> [Required work]
Copy out the data line by line exactly, from its start to the line bearing "B: T = 6508 N·m, r = 0.0209 m", inclusive.

> [Stored data]
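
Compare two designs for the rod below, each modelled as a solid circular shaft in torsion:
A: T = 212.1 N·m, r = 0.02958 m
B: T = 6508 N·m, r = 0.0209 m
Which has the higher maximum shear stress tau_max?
Model: a solid circular shaft in torsion, so tau_max = (2·T) / (π·r^3) (SI units).
  A: tau_max = (2 × 212.1) / (π × 0.02958^3) = 5.217 × 10⁶ Pa = 5.217 MPa
  B: tau_max = (2 × 6508) / (π × 0.0209^3) = 4.538 × 10⁸ Pa = 453.8 MPa
453.8 MPa > 5.217 MPa, so B is larger.
Final answer: B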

> [Task response]
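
Compare two designs for the rod below, each modelled as a solid circular shaft in torsion:
A: T = 212.1 N·m, r = 0.02958 m
B: T = 6508 N·m, r = 0.0209 m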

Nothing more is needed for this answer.